## Stored items
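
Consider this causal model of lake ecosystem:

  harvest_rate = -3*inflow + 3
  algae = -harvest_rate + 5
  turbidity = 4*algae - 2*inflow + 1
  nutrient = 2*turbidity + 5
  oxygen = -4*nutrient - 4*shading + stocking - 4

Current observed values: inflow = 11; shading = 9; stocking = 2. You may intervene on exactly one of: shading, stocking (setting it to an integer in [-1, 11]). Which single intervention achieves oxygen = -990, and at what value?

Intervening on shading: with other inputs at their observed values, oxygen = -4*shading - 974. Solving for -990 gives shading = 4, within [-1, 11].
Intervening on stocking: oxygen = stocking - 1012. Reaching -990 requires stocking = 22, outside [-1, 11].

set shading = 4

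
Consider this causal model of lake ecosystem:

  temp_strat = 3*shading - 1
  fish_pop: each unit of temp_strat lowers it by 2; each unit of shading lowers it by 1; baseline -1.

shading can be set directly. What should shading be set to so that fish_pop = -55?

shading = 8

Substituting into the fish_pop equation gives fish_pop = -7*shading + 1.
Solve -7*shading + 1 = -55: shading = (-55 - 1) / -7 = 8.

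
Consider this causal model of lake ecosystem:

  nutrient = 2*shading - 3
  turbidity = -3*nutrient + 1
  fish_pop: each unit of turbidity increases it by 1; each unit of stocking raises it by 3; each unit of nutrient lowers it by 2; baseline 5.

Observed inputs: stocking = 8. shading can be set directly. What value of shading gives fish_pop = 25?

Substituting into the turbidity equation gives turbidity = -6*shading + 10.
Substituting into the fish_pop equation gives fish_pop = -10*shading + 45.
Solve -10*shading + 45 = 25: shading = (25 - 45) / -10 = 2.

shading = 2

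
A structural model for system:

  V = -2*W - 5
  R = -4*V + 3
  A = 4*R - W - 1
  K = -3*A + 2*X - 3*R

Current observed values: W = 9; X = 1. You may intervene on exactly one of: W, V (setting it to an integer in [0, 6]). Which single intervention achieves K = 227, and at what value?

Intervening on W: K = -117*W - 340. Reaching 227 requires W = -63/13, not an integer.
Intervening on V: with other inputs at their observed values, K = 60*V - 13. Solving for 227 gives V = 4, within [0, 6].

set V = 4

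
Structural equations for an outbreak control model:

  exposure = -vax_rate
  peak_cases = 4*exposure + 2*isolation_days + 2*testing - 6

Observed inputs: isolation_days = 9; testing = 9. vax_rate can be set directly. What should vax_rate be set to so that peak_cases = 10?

Substituting into the peak_cases equation gives peak_cases = -4*vax_rate + 30.
Solve -4*vax_rate + 30 = 10: vax_rate = (10 - 30) / -4 = 5.

vax_rate = 5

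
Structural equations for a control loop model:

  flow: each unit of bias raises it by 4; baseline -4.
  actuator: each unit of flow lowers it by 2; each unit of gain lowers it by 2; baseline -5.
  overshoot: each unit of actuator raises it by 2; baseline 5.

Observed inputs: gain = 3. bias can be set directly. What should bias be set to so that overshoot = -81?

bias = 5

Substituting into the actuator equation gives actuator = -8*bias - 3.
overshoot becomes -16*bias - 1.
Solve -16*bias - 1 = -81: bias = (-81 + 1) / -16 = 5.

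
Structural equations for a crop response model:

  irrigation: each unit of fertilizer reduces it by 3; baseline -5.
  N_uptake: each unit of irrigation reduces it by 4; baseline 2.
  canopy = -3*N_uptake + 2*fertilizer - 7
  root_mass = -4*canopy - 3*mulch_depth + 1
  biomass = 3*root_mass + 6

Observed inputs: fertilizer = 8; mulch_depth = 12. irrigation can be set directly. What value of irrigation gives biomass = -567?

Intervening on irrigation fixes its value directly, overriding its dependence on fertilizer.
Substituting into the canopy equation gives canopy = 12*irrigation + 3.
Substituting into the root_mass equation gives root_mass = -48*irrigation - 47.
So biomass = -144*irrigation - 135.
Solve -144*irrigation - 135 = -567: irrigation = (-567 + 135) / -144 = 3.

irrigation = 3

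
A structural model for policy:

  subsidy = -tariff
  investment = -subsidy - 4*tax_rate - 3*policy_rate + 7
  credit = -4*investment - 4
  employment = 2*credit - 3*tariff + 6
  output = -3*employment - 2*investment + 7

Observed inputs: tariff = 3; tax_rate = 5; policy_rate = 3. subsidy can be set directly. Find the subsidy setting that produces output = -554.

Intervening on subsidy fixes its value directly, overriding its dependence on tariff.
Substituting into the investment equation gives investment = -subsidy - 22.
Substituting into the credit equation gives credit = 4*subsidy + 84.
employment becomes 8*subsidy + 165.
Substituting into the output equation gives output = -22*subsidy - 444.
Solve -22*subsidy - 444 = -554: subsidy = (-554 + 444) / -22 = 5.

subsidy = 5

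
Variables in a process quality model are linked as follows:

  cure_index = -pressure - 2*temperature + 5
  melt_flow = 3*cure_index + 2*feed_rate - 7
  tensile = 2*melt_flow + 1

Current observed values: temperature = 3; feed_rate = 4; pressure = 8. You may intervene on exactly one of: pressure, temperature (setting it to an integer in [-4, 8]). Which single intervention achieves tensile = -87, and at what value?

Intervening on pressure: tensile = -6*pressure - 3. Reaching -87 requires pressure = 14, outside [-4, 8].
Intervening on temperature: with other inputs at their observed values, tensile = -12*temperature - 15. Solving for -87 gives temperature = 6, within [-4, 8].

set temperature = 6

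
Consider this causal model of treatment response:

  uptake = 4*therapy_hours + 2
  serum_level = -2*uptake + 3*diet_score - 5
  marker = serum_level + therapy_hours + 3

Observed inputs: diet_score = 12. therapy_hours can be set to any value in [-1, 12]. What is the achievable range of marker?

Substituting into the serum_level equation gives serum_level = -8*therapy_hours + 27.
marker becomes -7*therapy_hours + 30.
Linear in therapy_hours, so extremes are at the endpoints: therapy_hours = -1 gives marker = 37; therapy_hours = 12 gives marker = -54.

-54 to 37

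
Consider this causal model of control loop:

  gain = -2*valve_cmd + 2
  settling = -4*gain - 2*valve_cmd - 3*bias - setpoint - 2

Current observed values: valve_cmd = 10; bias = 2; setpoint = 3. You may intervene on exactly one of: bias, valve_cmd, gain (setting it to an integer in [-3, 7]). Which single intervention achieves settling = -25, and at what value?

set valve_cmd = -1

Intervening on bias: settling = -3*bias + 47. Reaching -25 requires bias = 24, outside [-3, 7].
Intervening on valve_cmd: with other inputs at their observed values, settling = 6*valve_cmd - 19. Solving for -25 gives valve_cmd = -1, within [-3, 7].
Intervening on gain: settling = -4*gain - 31. Reaching -25 requires gain = -3/2, not an integer.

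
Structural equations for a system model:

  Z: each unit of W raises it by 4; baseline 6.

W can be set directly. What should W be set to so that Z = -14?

Solve 4*W + 6 = -14: W = (-14 - 6) / 4 = -5.

W = -5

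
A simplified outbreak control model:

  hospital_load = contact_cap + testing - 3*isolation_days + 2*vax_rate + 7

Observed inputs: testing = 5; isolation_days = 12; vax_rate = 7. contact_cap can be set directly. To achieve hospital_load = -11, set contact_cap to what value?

Substituting into the hospital_load equation gives hospital_load = contact_cap - 10.
Solve contact_cap - 10 = -11: contact_cap = (-11 + 10) / 1 = -1.

contact_cap = -1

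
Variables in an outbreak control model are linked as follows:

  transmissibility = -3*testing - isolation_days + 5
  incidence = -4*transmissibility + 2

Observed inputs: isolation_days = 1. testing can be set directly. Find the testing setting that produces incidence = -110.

Substituting into the transmissibility equation gives transmissibility = -3*testing + 4.
incidence becomes 12*testing - 14.
Solve 12*testing - 14 = -110: testing = (-110 + 14) / 12 = -8.

testing = -8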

## WORK TO BE COMPLETED
Repeat exactly the lines above from the one with "Observed inputs: gain" up to and including the one with "biomass = 3*root_mass + 6". No other line belongs in the reply.

## EXERCISE ANSWER
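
Observed inputs: gain = 3. bias can be set directly. What should bias be set to so that overshoot = -81?

bias = 5

Substituting into the actuator equation gives actuator = -8*bias - 3.
overshoot becomes -16*bias - 1.
Solve -16*bias - 1 = -81: bias = (-81 + 1) / -16 = 5.

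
Structural equations for a crop response model:

  irrigation: each unit of fertilizer reduces it by 3; baseline -5.
  N_uptake: each unit of irrigation reduces it by 4; baseline 2.
  canopy = -3*N_uptake + 2*fertilizer - 7
  root_mass = -4*canopy - 3*mulch_depth + 1
  biomass = 3*root_mass + 6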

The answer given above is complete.